-------- DATA UNDER STUDY --------
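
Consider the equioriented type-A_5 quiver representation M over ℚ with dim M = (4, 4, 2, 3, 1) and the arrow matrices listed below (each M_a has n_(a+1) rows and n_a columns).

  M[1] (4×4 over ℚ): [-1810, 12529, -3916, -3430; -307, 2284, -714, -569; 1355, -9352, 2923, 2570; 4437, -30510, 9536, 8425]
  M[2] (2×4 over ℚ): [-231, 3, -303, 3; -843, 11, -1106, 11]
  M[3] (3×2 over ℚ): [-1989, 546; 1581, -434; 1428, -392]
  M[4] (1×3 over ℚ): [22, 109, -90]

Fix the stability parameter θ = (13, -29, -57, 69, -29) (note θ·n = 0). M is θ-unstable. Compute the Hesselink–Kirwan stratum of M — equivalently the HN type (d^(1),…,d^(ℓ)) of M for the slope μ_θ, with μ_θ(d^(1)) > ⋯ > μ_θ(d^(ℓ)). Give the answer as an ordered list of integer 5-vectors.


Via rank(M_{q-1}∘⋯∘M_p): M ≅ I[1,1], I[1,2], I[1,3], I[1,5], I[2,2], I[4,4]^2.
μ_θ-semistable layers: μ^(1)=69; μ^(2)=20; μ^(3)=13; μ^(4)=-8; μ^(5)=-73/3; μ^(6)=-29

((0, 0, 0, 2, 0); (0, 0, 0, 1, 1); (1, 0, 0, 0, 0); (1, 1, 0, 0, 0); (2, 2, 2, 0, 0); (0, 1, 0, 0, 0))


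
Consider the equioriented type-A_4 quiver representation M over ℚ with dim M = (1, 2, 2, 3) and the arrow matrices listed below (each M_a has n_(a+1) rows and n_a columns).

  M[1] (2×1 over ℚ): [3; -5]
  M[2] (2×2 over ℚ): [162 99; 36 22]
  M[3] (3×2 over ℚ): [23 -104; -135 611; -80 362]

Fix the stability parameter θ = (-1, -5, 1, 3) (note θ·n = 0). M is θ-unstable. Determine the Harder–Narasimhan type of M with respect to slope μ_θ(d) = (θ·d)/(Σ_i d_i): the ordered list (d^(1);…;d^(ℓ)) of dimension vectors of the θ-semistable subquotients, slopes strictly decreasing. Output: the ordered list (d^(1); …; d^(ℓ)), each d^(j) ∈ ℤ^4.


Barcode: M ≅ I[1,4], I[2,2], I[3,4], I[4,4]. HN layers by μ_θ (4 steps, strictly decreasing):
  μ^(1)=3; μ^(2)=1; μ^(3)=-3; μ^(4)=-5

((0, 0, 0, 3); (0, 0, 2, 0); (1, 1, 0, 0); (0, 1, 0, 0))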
--------
-------- DATA UNDER STUDY --------
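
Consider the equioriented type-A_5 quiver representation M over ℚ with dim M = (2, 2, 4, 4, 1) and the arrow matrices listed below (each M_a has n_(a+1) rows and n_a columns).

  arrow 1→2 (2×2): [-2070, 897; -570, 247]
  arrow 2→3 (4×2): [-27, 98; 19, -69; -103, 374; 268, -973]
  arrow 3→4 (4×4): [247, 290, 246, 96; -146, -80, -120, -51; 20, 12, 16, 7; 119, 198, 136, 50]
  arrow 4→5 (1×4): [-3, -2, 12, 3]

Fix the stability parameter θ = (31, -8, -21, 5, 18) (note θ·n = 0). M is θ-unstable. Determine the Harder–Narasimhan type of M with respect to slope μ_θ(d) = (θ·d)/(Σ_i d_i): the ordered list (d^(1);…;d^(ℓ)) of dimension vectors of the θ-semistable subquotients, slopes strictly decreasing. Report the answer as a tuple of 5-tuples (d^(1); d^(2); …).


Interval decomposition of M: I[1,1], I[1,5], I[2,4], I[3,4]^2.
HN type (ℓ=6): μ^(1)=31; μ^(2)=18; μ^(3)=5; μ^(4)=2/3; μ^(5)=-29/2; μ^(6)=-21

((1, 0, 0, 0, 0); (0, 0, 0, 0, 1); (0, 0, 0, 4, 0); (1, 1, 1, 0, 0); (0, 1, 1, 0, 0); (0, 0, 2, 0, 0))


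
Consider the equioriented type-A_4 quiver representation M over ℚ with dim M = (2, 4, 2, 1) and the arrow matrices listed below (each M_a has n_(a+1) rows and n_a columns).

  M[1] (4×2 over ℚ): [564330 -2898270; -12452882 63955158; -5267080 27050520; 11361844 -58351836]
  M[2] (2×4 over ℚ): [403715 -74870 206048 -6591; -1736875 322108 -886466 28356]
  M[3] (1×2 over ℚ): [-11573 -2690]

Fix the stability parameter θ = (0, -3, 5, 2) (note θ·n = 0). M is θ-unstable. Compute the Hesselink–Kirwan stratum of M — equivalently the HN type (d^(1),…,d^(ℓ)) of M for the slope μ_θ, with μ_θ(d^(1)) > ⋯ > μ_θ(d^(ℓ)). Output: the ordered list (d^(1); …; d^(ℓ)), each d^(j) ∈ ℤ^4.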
--------
## EXERCISE
The reply should hold only the lines of the listing above starting at the line containing "arrow 2→3 (4×2): [-27, 98;" and ending at the line containing "arrow 4→5 (1×4): [-3, -2, 12, 3]", exactly as written.

## ANSWER BOX
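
  arrow 2→3 (4×2): [-27, 98; 19, -69; -103, 374; 268, -973]
  arrow 3→4 (4×4): [247, 290, 246, 96; -146, -80, -120, -51; 20, 12, 16, 7; 119, 198, 136, 50]
  arrow 4→5 (1×4): [-3, -2, 12, 3]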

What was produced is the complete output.